◆ **Task to carry out**: The task calls for each line of the records below in which the word "placed" appears.

◆ **Data to examine**:
* * * *

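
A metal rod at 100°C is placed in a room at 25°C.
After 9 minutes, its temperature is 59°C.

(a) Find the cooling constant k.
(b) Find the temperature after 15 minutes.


Newton's law: T(t) = T_a + (T₀ - T_a)e^(-kt).
(a) Use T(9) = 59: (59 - 25)/(100 - 25) = e^(-k·9), so k = -ln(0.453)/9 ≈ 0.0879.
(b) Apply k to t = 15: T(15) = 25 + (75)e^(-1.319) ≈ 45.1°C.


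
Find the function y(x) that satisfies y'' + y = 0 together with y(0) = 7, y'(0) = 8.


Characteristic roots of r² + 1 = 0 are ±1i, so y = C₁cos(x) + C₂sin(x).
Apply y(0) = 7: C₁ = 7. Differentiate and apply y'(0) = 8: 1·C₂ = 8, so C₂ = 8.
Particular solution: y = 7cos(x) + 8sin(x).


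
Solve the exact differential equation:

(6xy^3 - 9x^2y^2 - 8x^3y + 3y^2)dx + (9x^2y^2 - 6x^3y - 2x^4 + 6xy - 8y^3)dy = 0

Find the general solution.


Check exactness: ∂M/∂y = 18xy^2 - 18x^2y - 8x^3 + 6y and ∂N/∂x = 18xy^2 - 18x^2y - 8x^3 + 6y; equal, so the equation is exact.
Integrate M with respect to x (treating y as constant): ∫M dx = 3x^2y^3 - 3x^3y^2 - 2x^4y + 3xy^2 + h(y).
Differentiate w.r.t. y and set equal to N: the x-dependent terms already match, leaving h'(y) = -8y^3. Integrate: h(y) = -2y^4.
So F(x,y) = 3x^2y^3 - 3x^3y^2 - 2x^4y + 3xy^2 - 2y^4.
General solution: 3x^2y^3 - 3x^3y^2 - 2x^4y + 3xy^2 - 2y^4 = C.


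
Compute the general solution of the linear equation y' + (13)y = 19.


P(x) = 13, Q(x) = 19; integrating factor μ = e^(13x).
(μ y)' = 19e^(13x) ⇒ μ y = (19/13)e^(13x) + C.
Divide by μ: y = 19/13 + Ce^(-13x).


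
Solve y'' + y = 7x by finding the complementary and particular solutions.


Homogeneous: r² + 1 = 0 ⇒ r = ±1i, y_h = C₁cos(x) + C₂sin(x).
Polynomial forcing; try y_p = Ax + B. Then y_p'' + 1 y_p = 1(Ax + B) = 7x, so B = 0 and A = 7.
General solution: y = C₁cos(x) + C₂sin(x) + 7x.


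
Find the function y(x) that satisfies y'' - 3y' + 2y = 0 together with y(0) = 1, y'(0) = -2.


Characteristic roots of r² - 3r + 2 = 0 are 2, 1.
General solution y = c₁ e^(2x) + c₂ e^(x).
Apply y(0) = 1: c₁ + c₂ = 1. Apply y'(0) = -2: 2 c₁ + 1 c₂ = -2.
Solve: c₁ = -3, c₂ = 4.
Particular solution: y = -3e^(2x) + 4e^(x).


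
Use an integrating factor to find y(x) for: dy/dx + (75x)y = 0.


P(x) = 75x ⇒ μ = e^((75/2)x²).
Q(x) = 0 so μ y is constant: y = Ce^(-(75/2)x²).


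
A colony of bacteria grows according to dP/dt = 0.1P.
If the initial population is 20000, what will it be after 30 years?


The ODE dP/dt = 0.1P has solution P(t) = P(0)e^(0.1t).
Substitute P(0) = 20000 and t = 30: P(30) = 20000 e^(3.00) ≈ 401711.


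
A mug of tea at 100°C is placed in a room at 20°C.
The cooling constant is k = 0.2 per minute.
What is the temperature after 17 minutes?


Newton's law: dT/dt = -k(T - T_a) has solution T(t) = T_a + (T₀ - T_a)e^(-kt).
Plug in T_a = 20, T₀ = 100, k = 0.2, t = 17: T(17) = 20 + (80)e^(-3.40) ≈ 22.7°C.


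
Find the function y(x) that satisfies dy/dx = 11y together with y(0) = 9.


General solution of y' = 11y is y = Ce^(11x).
Apply y(0) = 9: C = 9.
Particular solution: y = 9e^(11x).


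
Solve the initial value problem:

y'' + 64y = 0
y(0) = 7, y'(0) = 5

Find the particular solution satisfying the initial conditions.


Characteristic roots of r² + 64 = 0 are ±8i, so y = C₁cos(8x) + C₂sin(8x).
Apply y(0) = 7: C₁ = 7. Differentiate and apply y'(0) = 5: 8·C₂ = 5, so C₂ = 5/8.
Particular solution: y = 7cos(8x) + (5/8)sin(8x).


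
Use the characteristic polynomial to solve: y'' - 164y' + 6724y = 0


Characteristic equation: r² - 164r + 6724 = 0, i.e. (r - 82)² = 0.
Repeated root r = 82; include an x factor for the second linearly independent solution.
General solution: y = (C₁ + C₂x)e^(82x).


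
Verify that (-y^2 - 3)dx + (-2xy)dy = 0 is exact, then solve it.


Check exactness: ∂M/∂y = -2y and ∂N/∂x = -2y; equal, so the equation is exact.
Integrate M with respect to x (treating y as constant): ∫M dx = -xy^2 - 3x + h(y).
Differentiate w.r.t. y and set equal to N: all terms match, so h'(y) = 0 and h is a constant absorbed into C.
General solution: -xy^2 - 3x = C.


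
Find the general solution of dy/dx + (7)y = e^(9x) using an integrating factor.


P(x) = 7 ⇒ μ = e^(7x).
(μ y)' = e^(16x) ⇒ μ y = e^(16x)/16 + C.
Divide by μ: y = (1/16)e^(9x) + Ce^(-7x).


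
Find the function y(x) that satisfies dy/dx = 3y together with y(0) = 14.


General solution of y' = 3y is y = Ce^(3x).
Apply y(0) = 14: C = 14.
Particular solution: y = 14e^(3x).


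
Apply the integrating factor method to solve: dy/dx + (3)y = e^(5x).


P(x) = 3 ⇒ μ = e^(3x).
(μ y)' = e^(8x) ⇒ μ y = e^(8x)/8 + C.
Divide by μ: y = (1/8)e^(5x) + Ce^(-3x).


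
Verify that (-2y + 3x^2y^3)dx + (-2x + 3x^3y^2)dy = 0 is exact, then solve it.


Check exactness: ∂M/∂y = -2 + 9x^2y^2 and ∂N/∂x = -2 + 9x^2y^2; equal, so the equation is exact.
Integrate M with respect to x (treating y as constant): ∫M dx = -2xy + x^3y^3 + h(y).
Differentiate w.r.t. y and set equal to N: all terms match, so h'(y) = 0 and h is a constant absorbed into C.
General solution: -2xy + x^3y^3 = C.


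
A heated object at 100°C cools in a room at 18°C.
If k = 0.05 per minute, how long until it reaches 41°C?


From T(t) = T_a + (T₀ - T_a)e^(-kt), set T(t) = 41:
(41 - 18) / (100 - 18) = e^(-0.05t), so t = -ln(0.280)/0.05 ≈ 25.4 minutes.


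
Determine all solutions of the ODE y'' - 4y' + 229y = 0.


Characteristic equation: r² - 4r + 229 = 0.
Discriminant is negative; roots r = 2 ± 15i (complex conjugate pair).
General solution uses e^(α x)(C₁ cos(β x) + C₂ sin(β x)): y = e^(2x)(C₁cos(15x) + C₂sin(15x)).


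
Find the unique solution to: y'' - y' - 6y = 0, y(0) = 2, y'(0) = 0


Characteristic roots of r² - r - 6 = 0 are 3, -2.
General solution y = c₁ e^(3x) + c₂ e^(-2x).
Apply y(0) = 2: c₁ + c₂ = 2. Apply y'(0) = 0: 3 c₁ - 2 c₂ = 0.
Solve: c₁ = 4/5, c₂ = 6/5.
Particular solution: y = (4/5)e^(3x) + (6/5)e^(-2x).


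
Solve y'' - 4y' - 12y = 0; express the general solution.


Characteristic equation: r² - 4r - 12 = 0.
Factor: (r - 6)(r + 2) = 0 ⇒ r = 6, -2 (distinct real).
General solution: y = C₁e^(6x) + C₂e^(-2x).


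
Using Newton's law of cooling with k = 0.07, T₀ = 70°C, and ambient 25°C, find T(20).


Newton's law: dT/dt = -k(T - T_a) has solution T(t) = T_a + (T₀ - T_a)e^(-kt).
Plug in T_a = 25, T₀ = 70, k = 0.07, t = 20: T(20) = 25 + (45)e^(-1.40) ≈ 36.1°C.


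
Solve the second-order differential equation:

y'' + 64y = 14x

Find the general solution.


Homogeneous: r² + 64 = 0 ⇒ r = ±8i, y_h = C₁cos(8x) + C₂sin(8x).
Polynomial forcing; try y_p = Ax + B. Then y_p'' + 64 y_p = 64(Ax + B) = 14x, so B = 0 and A = 7/32.
General solution: y = C₁cos(8x) + C₂sin(8x) + (7/32)x.


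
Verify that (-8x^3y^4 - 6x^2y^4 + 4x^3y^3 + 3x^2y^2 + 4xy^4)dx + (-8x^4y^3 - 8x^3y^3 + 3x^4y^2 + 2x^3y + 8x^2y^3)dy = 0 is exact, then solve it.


Check exactness: ∂M/∂y = -32x^3y^3 - 24x^2y^3 + 12x^3y^2 + 6x^2y + 16xy^3 and ∂N/∂x = -32x^3y^3 - 24x^2y^3 + 12x^3y^2 + 6x^2y + 16xy^3; equal, so the equation is exact.
Integrate M with respect to x (treating y as constant): ∫M dx = -2x^4y^4 - 2x^3y^4 + x^4y^3 + x^3y^2 + 2x^2y^4 + h(y).
Differentiate w.r.t. y and set equal to N: all terms match, so h'(y) = 0 and h is a constant absorbed into C.
General solution: -2x^4y^4 - 2x^3y^4 + x^4y^3 + x^3y^2 + 2x^2y^4 = C.


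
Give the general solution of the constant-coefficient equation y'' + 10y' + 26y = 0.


Characteristic equation: r² + 10r + 26 = 0.
Discriminant is negative; roots r = -5 ± 1i (complex conjugate pair).
General solution uses e^(α x)(C₁ cos(β x) + C₂ sin(β x)): y = e^(-5x)(C₁cos(x) + C₂sin(x)).


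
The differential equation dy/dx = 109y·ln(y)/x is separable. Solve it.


Separate: dy/[y ln(y)] = 109 dx/x.
Substitute u = ln(y): du/u = 109 dx/x.
Integrate: ln|ln(y)| = 109ln|x| + C₀, hence ln(y) = C·x^109.


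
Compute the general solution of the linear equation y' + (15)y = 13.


P(x) = 15, Q(x) = 13; integrating factor μ = e^(15x).
(μ y)' = 13e^(15x) ⇒ μ y = (13/15)e^(15x) + C.
Divide by μ: y = 13/15 + Ce^(-15x).


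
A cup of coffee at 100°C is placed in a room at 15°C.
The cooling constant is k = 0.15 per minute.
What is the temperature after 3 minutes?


Newton's law: dT/dt = -k(T - T_a) has solution T(t) = T_a + (T₀ - T_a)e^(-kt).
Plug in T_a = 15, T₀ = 100, k = 0.15, t = 3: T(3) = 15 + (85)e^(-0.45) ≈ 69.2°C.


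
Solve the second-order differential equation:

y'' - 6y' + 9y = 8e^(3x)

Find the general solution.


Characteristic polynomial (r - 3)² = 0; repeated root r = 3.
y_h = (C₁ + C₂x)e^(3x). Forcing matches the repeated root (resonance), so try y_p = Ax² e^(3x).
Substitute and solve for A: 2A = 8, so A = 4.
General solution: y = (C₁ + C₂x + 4x²)e^(3x).


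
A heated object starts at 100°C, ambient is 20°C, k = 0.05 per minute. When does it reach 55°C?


From T(t) = T_a + (T₀ - T_a)e^(-kt), set T(t) = 55:
(55 - 20) / (100 - 20) = e^(-0.05t), so t = -ln(0.438)/0.05 ≈ 16.5 minutes.


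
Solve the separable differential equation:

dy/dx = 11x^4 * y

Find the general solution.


Separate variables: dy/y = 11x^4 dx.
Integrate: ln|y| = (11/5)x^5 + C₀.
Exponentiate: y = Ce^((11/5)x^5).


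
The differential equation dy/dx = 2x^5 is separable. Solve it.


Integrate both sides with respect to x: y = ∫ 2x^5 dx = (1/3)x^6 + C.


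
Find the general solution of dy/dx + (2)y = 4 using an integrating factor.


P(x) = 2, Q(x) = 4; integrating factor μ = e^(2x).
(μ y)' = 4e^(2x) ⇒ μ y = 2e^(2x) + C.
Divide by μ: y = 2 + Ce^(-2x).


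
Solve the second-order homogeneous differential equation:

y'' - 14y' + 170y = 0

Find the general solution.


Characteristic equation: r² - 14r + 170 = 0.
Discriminant is negative; roots r = 7 ± 11i (complex conjugate pair).
General solution uses e^(α x)(C₁ cos(β x) + C₂ sin(β x)): y = e^(7x)(C₁cos(11x) + C₂sin(11x)).


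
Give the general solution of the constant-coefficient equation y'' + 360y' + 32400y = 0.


Characteristic equation: r² + 360r + 32400 = 0, i.e. (r + 180)² = 0.
Repeated root r = -180; include an x factor for the second linearly independent solution.
General solution: y = (C₁ + C₂x)e^(-180x).


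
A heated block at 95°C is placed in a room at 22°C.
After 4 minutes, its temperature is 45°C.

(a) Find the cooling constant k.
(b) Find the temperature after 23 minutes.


Newton's law: T(t) = T_a + (T₀ - T_a)e^(-kt).
(a) Use T(4) = 45: (45 - 22)/(95 - 22) = e^(-k·4), so k = -ln(0.315)/4 ≈ 0.2887.
(b) Apply k to t = 23: T(23) = 22 + (73)e^(-6.641) ≈ 22.1°C.


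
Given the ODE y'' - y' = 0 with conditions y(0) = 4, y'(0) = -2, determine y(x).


Characteristic roots of r² - r = 0 are 1, 0.
General solution y = c₁ e^(x) + c₂.
Apply y(0) = 4: c₁ + c₂ = 4. Apply y'(0) = -2: 1 c₁ + 0 c₂ = -2.
Solve: c₁ = -2, c₂ = 6.
Particular solution: y = -2e^(x) + 6.


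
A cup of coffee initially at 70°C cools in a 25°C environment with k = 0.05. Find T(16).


Newton's law: dT/dt = -k(T - T_a) has solution T(t) = T_a + (T₀ - T_a)e^(-kt).
Plug in T_a = 25, T₀ = 70, k = 0.05, t = 16: T(16) = 25 + (45)e^(-0.80) ≈ 45.2°C.


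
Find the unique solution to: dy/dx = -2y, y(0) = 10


General solution of y' = -2y is y = Ce^(-2x).
Apply y(0) = 10: C = 10.
Particular solution: y = 10e^(-2x).


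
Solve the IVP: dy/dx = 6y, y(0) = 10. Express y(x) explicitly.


General solution of y' = 6y is y = Ce^(6x).
Apply y(0) = 10: C = 10.
Particular solution: y = 10e^(6x).


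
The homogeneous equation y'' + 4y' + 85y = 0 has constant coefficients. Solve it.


Characteristic equation: r² + 4r + 85 = 0.
Discriminant is negative; roots r = -2 ± 9i (complex conjugate pair).
General solution uses e^(α x)(C₁ cos(β x) + C₂ sin(β x)): y = e^(-2x)(C₁cos(9x) + C₂sin(9x)).


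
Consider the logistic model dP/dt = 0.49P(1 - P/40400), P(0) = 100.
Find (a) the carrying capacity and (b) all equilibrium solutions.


Logistic ODE dP/dt = 0.49P(1 - P/40400) has equilibria where dP/dt = 0, i.e. P = 0 or P = 40400.
The coefficient (1 - P/K) = 0 when P = K, identifying K = 40400 as the carrying capacity.
(a) K = 40400; (b) equilibria P = 0 and P = 40400.


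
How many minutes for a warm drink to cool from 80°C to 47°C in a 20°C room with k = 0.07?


From T(t) = T_a + (T₀ - T_a)e^(-kt), set T(t) = 47:
(47 - 20) / (80 - 20) = e^(-0.07t), so t = -ln(0.450)/0.07 ≈ 11.4 minutes.


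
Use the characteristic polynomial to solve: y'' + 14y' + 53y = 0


Characteristic equation: r² + 14r + 53 = 0.
Discriminant is negative; roots r = -7 ± 2i (complex conjugate pair).
General solution uses e^(α x)(C₁ cos(β x) + C₂ sin(β x)): y = e^(-7x)(C₁cos(2x) + C₂sin(2x)).


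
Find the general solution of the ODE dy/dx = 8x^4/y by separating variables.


Separate variables: y dy = 8x^4 dx.
Integrate both sides: y²/2 = (8/5)x^5 + C₀.
Multiply by 2: y² = (16/5)x^5 + C.


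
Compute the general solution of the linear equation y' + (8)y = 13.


P(x) = 8, Q(x) = 13; integrating factor μ = e^(8x).
(μ y)' = 13e^(8x) ⇒ μ y = (13/8)e^(8x) + C.
Divide by μ: y = 13/8 + Ce^(-8x).


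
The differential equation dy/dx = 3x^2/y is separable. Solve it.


Separate variables: y dy = 3x^2 dx.
Integrate both sides: y²/2 = x^3 + C₀.
Multiply by 2: y² = 2x^3 + C.


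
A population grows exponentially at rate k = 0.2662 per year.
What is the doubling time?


Exponential growth: P(t) = P₀ e^(0.2662t). Set P(t)/P₀ = 2: e^(0.2662t) = 2.
Solve: t = ln(2)/0.2662 ≈ 2.60 years.


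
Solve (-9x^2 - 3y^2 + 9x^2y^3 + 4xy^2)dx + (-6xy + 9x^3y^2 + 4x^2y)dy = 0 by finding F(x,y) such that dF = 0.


Check exactness: ∂M/∂y = -6y + 27x^2y^2 + 8xy and ∂N/∂x = -6y + 27x^2y^2 + 8xy; equal, so the equation is exact.
Integrate M with respect to x (treating y as constant): ∫M dx = -3x^3 - 3xy^2 + 3x^3y^3 + 2x^2y^2 + h(y).
Differentiate w.r.t. y and set equal to N: all terms match, so h'(y) = 0 and h is a constant absorbed into C.
General solution: -3x^3 - 3xy^2 + 3x^3y^3 + 2x^2y^2 = C.


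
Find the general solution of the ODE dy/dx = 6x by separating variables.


Integrate both sides with respect to x: y = ∫ 6x dx = 3x^2 + C.


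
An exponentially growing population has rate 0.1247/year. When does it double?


Exponential growth: P(t) = P₀ e^(0.1247t). Set P(t)/P₀ = 2: e^(0.1247t) = 2.
Solve: t = ln(2)/0.1247 ≈ 5.56 years.


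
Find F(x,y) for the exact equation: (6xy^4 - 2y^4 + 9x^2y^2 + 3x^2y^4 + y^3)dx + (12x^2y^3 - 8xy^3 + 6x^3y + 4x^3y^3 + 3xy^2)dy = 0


Check exactness: ∂M/∂y = 24xy^3 - 8y^3 + 18x^2y + 12x^2y^3 + 3y^2 and ∂N/∂x = 24xy^3 - 8y^3 + 18x^2y + 12x^2y^3 + 3y^2; equal, so the equation is exact.
Integrate M with respect to x (treating y as constant): ∫M dx = 3x^2y^4 - 2xy^4 + 3x^3y^2 + x^3y^4 + xy^3 + h(y).
Differentiate w.r.t. y and set equal to N: all terms match, so h'(y) = 0 and h is a constant absorbed into C.
General solution: 3x^2y^4 - 2xy^4 + 3x^3y^2 + x^3y^4 + xy^3 = C.


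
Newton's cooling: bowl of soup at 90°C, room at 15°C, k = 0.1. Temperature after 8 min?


Newton's law: dT/dt = -k(T - T_a) has solution T(t) = T_a + (T₀ - T_a)e^(-kt).
Plug in T_a = 15, T₀ = 90, k = 0.1, t = 8: T(8) = 15 + (75)e^(-0.80) ≈ 48.7°C.


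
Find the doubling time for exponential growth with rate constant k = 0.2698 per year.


Exponential growth: P(t) = P₀ e^(0.2698t). Set P(t)/P₀ = 2: e^(0.2698t) = 2.
Solve: t = ln(2)/0.2698 ≈ 2.57 years.


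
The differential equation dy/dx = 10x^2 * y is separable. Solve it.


Separate variables: dy/y = 10x^2 dx.
Integrate: ln|y| = (10/3)x^3 + C₀.
Exponentiate: y = Ce^((10/3)x^3).


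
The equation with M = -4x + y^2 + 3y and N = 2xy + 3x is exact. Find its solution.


Check exactness: ∂M/∂y = 2y + 3 and ∂N/∂x = 2y + 3; equal, so the equation is exact.
Integrate M with respect to x (treating y as constant): ∫M dx = -2x^2 + xy^2 + 3xy + h(y).
Differentiate w.r.t. y and set equal to N: all terms match, so h'(y) = 0 and h is a constant absorbed into C.
General solution: -2x^2 + xy^2 + 3xy = C.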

* * * *

◆ **Your response**:
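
A metal rod at 100°C is placed in a room at 25°C.
A mug of tea at 100°C is placed in a room at 20°C.
A cup of coffee at 100°C is placed in a room at 15°C.
A heated block at 95°C is placed in a room at 22°C.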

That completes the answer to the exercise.